*What to produce*: Your answer should consist of the lines in the following data that contain "passes".

*Information given*:

╭──

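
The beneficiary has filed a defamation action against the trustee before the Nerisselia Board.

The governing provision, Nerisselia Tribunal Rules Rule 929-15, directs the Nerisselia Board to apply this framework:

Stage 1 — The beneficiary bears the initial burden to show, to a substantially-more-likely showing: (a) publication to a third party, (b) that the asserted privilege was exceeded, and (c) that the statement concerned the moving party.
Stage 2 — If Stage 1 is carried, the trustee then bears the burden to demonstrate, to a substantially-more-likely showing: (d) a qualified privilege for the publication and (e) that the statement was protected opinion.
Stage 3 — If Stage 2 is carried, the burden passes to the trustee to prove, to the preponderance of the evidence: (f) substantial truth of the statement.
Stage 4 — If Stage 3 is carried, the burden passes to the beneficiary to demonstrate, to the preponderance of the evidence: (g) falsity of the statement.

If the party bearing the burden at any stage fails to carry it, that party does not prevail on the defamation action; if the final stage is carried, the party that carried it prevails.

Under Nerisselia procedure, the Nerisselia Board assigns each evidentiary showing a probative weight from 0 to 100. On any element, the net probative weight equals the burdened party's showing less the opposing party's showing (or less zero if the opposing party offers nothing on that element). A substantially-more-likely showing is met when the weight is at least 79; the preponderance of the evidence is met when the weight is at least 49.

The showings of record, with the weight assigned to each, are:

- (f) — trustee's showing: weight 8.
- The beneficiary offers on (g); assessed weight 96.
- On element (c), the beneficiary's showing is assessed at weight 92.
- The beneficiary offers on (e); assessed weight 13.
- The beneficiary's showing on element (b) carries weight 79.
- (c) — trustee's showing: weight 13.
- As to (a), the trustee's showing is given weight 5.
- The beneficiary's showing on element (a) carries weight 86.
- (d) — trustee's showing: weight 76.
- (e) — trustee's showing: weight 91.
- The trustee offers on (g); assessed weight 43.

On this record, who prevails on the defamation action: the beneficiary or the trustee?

beneficiary

Stage 1 — burden on beneficiary; standard: a substantially-more-likely showing (weight is at least 79).
    (a): 86 − 5 = 81 ≥ 79 [met]
    (b): 79 ≥ 79 [met]
    (c): 92 − 13 = 79 ≥ 79 [met]
  Stage 1 is satisfied; the onus moves to the trustee.
Stage 2 — burden on trustee; standard: a substantially-more-likely showing (weight is at least 79).
    (d): 76 < 79 [not met]
    (e): 91 − 13 = 78 < 79 [not met]
  Stage 2 not carried; the trustee fails its burden.
The beneficiary prevails.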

╰──

*Your solution*:
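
Stage 3 — If Stage 2 is carried, the burden passes to the trustee to prove, to the preponderance of the evidence: (f) substantial truth of the statement.
Stage 4 — If Stage 3 is carried, the burden passes to the beneficiary to demonstrate, to the preponderance of the evidence: (g) falsity of the statement.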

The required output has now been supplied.